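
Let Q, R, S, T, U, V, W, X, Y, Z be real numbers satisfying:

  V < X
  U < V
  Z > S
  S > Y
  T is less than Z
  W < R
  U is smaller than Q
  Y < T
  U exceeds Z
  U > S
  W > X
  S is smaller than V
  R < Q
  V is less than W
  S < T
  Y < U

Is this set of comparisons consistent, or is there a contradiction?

Every relation is compatible with Y < S < T < Z < U < V < X < W < R < Q; the set is consistent.

consistent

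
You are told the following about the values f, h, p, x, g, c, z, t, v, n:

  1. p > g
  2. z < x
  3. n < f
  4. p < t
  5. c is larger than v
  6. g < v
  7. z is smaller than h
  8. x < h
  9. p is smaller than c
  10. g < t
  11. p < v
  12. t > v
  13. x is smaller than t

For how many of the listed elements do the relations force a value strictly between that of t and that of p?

1

The relations place p below t. An element lies strictly between them when it is forced above p and also forced below t.
Above p: {v, c}. Below t: {z, g, x, v}.
Intersection: {v} — 1.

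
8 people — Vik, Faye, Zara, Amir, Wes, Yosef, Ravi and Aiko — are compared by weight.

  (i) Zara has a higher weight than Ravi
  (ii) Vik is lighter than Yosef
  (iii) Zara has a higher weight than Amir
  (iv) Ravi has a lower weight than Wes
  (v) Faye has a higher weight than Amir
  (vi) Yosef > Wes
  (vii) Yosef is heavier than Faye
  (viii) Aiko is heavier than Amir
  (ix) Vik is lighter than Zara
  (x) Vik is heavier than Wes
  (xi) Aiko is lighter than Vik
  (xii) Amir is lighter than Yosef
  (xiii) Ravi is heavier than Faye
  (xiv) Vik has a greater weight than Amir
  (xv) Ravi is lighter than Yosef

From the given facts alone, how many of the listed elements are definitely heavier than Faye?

5

From Faye the given relations immediately reach Ravi, Yosef.
From those, Wes, Zara — 4 in total.
From those, Vik — 5 in total.
Nothing else is reachable above Faye; 5 in all.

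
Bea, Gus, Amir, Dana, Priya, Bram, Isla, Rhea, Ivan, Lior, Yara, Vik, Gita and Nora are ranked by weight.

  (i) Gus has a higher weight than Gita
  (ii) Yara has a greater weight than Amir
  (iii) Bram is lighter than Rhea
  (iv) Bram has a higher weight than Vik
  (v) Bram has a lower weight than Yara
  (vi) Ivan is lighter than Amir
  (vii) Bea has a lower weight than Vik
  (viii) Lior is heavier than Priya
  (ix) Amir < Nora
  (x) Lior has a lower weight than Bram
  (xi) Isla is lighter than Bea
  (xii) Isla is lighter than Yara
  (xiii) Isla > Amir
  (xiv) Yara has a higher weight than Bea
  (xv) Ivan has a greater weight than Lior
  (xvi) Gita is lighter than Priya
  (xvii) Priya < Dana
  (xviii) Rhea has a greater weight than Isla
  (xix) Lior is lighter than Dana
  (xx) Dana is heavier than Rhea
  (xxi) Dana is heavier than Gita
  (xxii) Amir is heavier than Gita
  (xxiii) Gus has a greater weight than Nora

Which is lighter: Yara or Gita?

Gita

Gita < Priya and Priya < Lior give Gita < Lior.
With Lior < Ivan: Gita < Priya < Lior < Ivan.
With Ivan < Amir: Gita < Priya < Lior < Ivan < Amir.
With Amir < Isla: Gita < Priya < Lior < Ivan < Amir < Isla.
With Isla < Bea: Gita < Priya < Lior < Ivan < Amir < Isla < Bea.
Then Bea < Vik extends the chain to Vik.
With Vik < Bram: Gita < Priya < Lior < Ivan < Amir < Isla < Bea < Vik < Bram.
Then Bram < Yara extends the chain to Yara.
So Gita < Yara; Gita is the lighter of the two.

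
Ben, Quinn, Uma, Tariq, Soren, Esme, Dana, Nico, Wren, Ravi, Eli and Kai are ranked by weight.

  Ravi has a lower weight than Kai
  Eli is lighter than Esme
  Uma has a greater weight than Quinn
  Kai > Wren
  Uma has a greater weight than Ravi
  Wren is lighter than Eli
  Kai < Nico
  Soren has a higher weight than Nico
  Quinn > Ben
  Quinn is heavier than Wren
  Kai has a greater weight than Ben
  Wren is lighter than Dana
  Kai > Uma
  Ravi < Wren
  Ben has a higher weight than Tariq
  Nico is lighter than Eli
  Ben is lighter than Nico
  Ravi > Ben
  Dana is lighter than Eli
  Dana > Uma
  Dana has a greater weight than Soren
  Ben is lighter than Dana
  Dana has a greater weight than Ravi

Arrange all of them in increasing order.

Tariq < Ben < Ravi < Wren < Quinn < Uma < Kai < Nico < Soren < Dana < Eli < Esme

Nothing is placed below Tariq, so it is least; from there Tariq < Ben; Ben < Ravi; Ravi < Wren; Wren < Quinn; Quinn < Uma; Uma < Kai; Kai < Nico; Nico < Soren; Soren < Dana; Dana < Eli; Eli < Esme, each given directly.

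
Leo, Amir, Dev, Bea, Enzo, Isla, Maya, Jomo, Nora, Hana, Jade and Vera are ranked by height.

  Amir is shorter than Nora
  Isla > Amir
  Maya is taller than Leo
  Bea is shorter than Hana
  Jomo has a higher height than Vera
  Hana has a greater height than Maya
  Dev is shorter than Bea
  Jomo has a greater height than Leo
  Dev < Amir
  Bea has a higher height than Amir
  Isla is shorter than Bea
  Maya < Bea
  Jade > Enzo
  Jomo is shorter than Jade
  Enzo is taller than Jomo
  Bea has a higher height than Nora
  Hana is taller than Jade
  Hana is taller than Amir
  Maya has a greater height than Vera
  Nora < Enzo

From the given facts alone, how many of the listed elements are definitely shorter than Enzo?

The elements the relations force below Enzo are Dev, Leo, Vera, Amir, Jomo, Nora — no chain reaches any other.
That is 6.

6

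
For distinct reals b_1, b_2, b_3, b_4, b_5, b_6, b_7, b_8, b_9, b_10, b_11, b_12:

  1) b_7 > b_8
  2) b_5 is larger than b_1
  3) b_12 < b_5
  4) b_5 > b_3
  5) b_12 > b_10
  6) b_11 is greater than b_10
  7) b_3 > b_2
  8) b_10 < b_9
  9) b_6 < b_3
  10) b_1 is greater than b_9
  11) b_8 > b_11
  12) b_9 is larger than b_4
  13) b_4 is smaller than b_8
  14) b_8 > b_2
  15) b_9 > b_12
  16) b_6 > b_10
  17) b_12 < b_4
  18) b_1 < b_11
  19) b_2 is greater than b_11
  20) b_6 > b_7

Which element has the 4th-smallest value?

Piecing the relations together gives one ordering: b_10 < b_12 < b_4 < b_9 < b_1 < b_11 < b_2 < b_8 < b_7 < b_6 < b_3 < b_5.
The 4th smallest is b_9.

b_9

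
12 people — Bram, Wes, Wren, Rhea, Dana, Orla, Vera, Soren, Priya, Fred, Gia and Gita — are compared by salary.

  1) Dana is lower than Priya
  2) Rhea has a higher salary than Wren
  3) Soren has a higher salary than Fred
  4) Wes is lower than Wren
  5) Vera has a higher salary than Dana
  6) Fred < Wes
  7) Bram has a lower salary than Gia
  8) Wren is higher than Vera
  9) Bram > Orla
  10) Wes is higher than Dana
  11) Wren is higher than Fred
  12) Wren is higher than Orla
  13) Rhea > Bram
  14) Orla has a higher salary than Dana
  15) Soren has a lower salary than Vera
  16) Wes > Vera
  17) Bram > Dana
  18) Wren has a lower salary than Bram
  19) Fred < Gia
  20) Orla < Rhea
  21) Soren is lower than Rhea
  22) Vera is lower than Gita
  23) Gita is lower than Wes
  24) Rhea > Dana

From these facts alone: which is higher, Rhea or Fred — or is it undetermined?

Fred < Soren and Soren < Vera give Fred < Vera.
With Vera < Gita: Fred < Soren < Vera < Gita.
Then Gita < Wes extends the chain to Wes.
With Wes < Wren: Fred < Soren < Vera < Gita < Wes < Wren.
With Wren < Bram: Fred < Soren < Vera < Gita < Wes < Wren < Bram.
With Bram < Rhea: Fred < Soren < Vera < Gita < Wes < Wren < Bram < Rhea.
So Rhea is higher.

Rhea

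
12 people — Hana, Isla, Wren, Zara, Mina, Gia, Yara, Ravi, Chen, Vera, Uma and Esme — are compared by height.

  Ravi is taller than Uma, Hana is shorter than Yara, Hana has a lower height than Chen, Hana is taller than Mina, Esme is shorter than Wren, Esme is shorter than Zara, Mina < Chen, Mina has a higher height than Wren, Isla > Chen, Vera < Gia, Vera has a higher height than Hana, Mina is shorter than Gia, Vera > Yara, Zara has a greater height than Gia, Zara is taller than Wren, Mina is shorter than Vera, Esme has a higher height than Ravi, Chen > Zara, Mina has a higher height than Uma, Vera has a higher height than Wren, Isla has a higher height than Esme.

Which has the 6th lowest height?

Chaining the given pairs: Uma < Ravi < Esme < Wren < Mina < Hana < Yara < Vera < Gia < Zara < Chen < Isla.
The 6th smallest is Hana.

Hana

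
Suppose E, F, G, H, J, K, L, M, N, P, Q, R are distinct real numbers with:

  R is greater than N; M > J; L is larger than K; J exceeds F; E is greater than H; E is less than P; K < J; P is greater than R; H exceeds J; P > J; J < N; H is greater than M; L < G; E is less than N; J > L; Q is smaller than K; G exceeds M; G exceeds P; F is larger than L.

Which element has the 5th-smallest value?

Chaining the given pairs: Q < K < L < F < J < M < H < E < N < R < P < G.
The 5th smallest is J.

J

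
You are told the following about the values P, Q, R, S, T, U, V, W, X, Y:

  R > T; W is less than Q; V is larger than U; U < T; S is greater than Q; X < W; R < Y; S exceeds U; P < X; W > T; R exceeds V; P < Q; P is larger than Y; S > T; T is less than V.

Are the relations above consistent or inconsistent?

The single ordering U < T < V < R < Y < P < X < W < Q < S satisfies every listed relation, so no contradiction arises.

consistent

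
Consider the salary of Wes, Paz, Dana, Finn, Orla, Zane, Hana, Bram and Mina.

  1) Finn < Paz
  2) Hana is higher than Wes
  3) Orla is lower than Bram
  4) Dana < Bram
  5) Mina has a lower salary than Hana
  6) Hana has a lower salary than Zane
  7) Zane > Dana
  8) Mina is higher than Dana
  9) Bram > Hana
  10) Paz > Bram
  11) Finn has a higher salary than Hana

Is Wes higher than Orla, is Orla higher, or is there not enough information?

Following every chain through Wes: above Wes we get Hana, Finn, Zane, Bram, Paz.
Orla is not reached, and no chain runs the other way from Orla to Wes.
So the given relations leave the order of Wes and Orla undetermined.

undetermined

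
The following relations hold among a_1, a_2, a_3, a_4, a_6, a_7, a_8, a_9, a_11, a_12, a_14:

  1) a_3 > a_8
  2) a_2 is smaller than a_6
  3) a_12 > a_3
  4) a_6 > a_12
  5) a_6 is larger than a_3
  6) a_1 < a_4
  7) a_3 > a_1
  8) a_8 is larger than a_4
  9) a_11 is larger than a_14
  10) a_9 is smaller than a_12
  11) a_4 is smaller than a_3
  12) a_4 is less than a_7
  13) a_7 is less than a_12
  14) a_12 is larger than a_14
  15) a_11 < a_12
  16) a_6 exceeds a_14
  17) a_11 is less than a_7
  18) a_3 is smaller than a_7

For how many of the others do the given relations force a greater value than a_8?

Directly above a_8: a_3.
One step further: a_7, a_12, a_6 (4 so far).
No other element is forced above a_8 by the given relations, so the count is 4.

4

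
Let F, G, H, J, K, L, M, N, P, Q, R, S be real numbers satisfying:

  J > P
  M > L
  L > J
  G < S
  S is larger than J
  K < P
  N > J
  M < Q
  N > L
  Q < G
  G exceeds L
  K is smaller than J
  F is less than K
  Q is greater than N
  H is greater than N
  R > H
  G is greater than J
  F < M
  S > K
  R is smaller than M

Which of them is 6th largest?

The consecutive relations fix a unique order: F < K < P < J < L < N < H < R < M < Q < G < S.
The 6th largest is H.

H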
***
Among the lines above, repeat exactly those from the line with "Jomo has a higher height than Vera" to the line with "6) Fred < Wes", counting both ends.

* ANSWER:
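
  Jomo has a higher height than Vera
  Hana has a greater height than Maya
  Dev is shorter than Bea
  Jomo has a greater height than Leo
  Dev < Amir
  Bea has a higher height than Amir
  Isla is shorter than Bea
  Maya < Bea
  Jade > Enzo
  Jomo is shorter than Jade
  Enzo is taller than Jomo
  Bea has a higher height than Nora
  Hana is taller than Jade
  Hana is taller than Amir
  Maya has a greater height than Vera
  Nora < Enzo

From the given facts alone, how many of the listed elements are definitely shorter than Enzo?

The elements the relations force below Enzo are Dev, Leo, Vera, Amir, Jomo, Nora — no chain reaches any other.
That is 6.

6

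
For distinct reals b_1, b_2, b_3, b_4, b_5, b_6, b_7, b_8, b_9, b_10, b_11, b_12:

  1) b_7 > b_8
  2) b_5 is larger than b_1
  3) b_12 < b_5
  4) b_5 > b_3
  5) b_12 > b_10
  6) b_11 is greater than b_10
  7) b_3 > b_2
  8) b_10 < b_9
  9) b_6 < b_3
  10) b_1 is greater than b_9
  11) b_8 > b_11
  12) b_9 is larger than b_4
  13) b_4 is smaller than b_8
  14) b_8 > b_2
  15) b_9 > b_12
  16) b_6 > b_10
  17) b_12 < b_4
  18) b_1 < b_11
  19) b_2 is greater than b_11
  20) b_6 > b_7

Which element has the 4th-smallest value?

Piecing the relations together gives one ordering: b_10 < b_12 < b_4 < b_9 < b_1 < b_11 < b_2 < b_8 < b_7 < b_6 < b_3 < b_5.
The 4th smallest is b_9.

b_9

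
12 people — Bram, Wes, Wren, Rhea, Dana, Orla, Vera, Soren, Priya, Fred, Gia and Gita — are compared by salary.

  1) Dana is lower than Priya
  2) Rhea has a higher salary than Wren
  3) Soren has a higher salary than Fred
  4) Wes is lower than Wren
  5) Vera has a higher salary than Dana
  6) Fred < Wes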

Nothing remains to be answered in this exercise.